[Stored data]

+-------+

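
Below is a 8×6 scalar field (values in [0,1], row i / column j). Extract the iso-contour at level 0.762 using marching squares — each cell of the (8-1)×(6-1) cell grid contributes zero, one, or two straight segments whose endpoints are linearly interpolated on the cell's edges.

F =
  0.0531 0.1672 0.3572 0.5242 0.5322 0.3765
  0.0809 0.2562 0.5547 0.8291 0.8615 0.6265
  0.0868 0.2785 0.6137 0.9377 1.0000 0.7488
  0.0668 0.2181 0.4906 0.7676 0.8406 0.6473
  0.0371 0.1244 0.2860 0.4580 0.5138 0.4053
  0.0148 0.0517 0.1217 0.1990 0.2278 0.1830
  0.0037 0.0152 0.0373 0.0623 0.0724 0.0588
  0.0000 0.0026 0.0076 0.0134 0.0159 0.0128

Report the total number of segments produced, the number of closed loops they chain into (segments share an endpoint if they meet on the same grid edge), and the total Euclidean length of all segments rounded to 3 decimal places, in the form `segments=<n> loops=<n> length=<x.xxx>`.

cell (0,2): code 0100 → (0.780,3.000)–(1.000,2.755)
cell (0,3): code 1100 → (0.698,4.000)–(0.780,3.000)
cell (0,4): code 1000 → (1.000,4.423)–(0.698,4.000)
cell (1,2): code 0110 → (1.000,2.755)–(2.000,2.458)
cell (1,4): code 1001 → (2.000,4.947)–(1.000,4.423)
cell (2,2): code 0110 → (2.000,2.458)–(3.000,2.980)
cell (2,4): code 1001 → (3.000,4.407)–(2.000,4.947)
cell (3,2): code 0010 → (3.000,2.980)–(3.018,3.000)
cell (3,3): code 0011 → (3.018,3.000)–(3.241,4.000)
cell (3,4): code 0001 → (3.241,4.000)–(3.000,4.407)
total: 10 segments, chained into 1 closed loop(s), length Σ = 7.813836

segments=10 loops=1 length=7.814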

+-------+

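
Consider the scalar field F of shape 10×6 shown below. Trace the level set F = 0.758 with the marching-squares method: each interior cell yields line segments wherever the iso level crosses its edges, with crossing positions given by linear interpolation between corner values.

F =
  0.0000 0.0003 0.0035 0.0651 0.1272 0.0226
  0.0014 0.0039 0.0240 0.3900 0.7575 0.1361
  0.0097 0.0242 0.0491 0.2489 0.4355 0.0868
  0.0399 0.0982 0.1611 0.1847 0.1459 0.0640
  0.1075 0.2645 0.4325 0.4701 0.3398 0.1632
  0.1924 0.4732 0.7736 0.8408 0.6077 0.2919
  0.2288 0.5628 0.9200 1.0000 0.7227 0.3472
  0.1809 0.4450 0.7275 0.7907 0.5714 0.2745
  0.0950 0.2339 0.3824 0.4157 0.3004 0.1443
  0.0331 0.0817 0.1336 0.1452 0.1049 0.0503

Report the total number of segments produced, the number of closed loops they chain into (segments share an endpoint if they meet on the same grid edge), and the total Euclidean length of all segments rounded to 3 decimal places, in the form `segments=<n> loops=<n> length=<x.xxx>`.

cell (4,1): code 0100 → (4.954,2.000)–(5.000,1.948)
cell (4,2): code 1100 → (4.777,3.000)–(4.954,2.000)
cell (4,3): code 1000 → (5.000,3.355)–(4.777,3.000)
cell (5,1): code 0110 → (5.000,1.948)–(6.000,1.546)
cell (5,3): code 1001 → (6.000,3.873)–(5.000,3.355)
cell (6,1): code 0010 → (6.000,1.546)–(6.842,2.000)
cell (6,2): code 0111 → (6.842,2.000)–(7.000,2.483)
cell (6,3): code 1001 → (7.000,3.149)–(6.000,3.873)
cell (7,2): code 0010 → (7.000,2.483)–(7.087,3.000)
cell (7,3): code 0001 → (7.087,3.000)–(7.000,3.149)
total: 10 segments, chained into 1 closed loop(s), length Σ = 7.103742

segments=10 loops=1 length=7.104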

+-------+

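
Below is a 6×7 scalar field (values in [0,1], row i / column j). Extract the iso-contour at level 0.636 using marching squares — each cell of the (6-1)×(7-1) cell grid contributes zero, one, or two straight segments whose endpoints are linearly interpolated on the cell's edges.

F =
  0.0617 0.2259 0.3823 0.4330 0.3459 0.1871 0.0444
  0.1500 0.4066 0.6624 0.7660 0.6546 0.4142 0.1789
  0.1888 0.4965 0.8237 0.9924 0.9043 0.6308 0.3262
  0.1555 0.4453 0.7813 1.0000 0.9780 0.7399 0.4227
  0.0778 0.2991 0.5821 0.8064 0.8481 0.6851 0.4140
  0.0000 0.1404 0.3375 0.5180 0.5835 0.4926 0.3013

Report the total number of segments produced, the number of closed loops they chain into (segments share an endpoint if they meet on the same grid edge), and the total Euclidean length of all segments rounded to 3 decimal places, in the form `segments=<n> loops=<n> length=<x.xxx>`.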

+-------+

#### [Task instructions]
When the line with "0.0668 0.2181 0.4906 0.7676 0.8406 0.6473" is reached in the data above, start copying there, and copy each line exactly until the line with "0.0000 0.0026 0.0076 0.0134 0.0159 0.0128" has been copied; copy nothing else.

#### [Expected output]
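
  0.0668 0.2181 0.4906 0.7676 0.8406 0.6473
  0.0371 0.1244 0.2860 0.4580 0.5138 0.4053
  0.0148 0.0517 0.1217 0.1990 0.2278 0.1830
  0.0037 0.0152 0.0373 0.0623 0.0724 0.0588
  0.0000 0.0026 0.0076 0.0134 0.0159 0.0128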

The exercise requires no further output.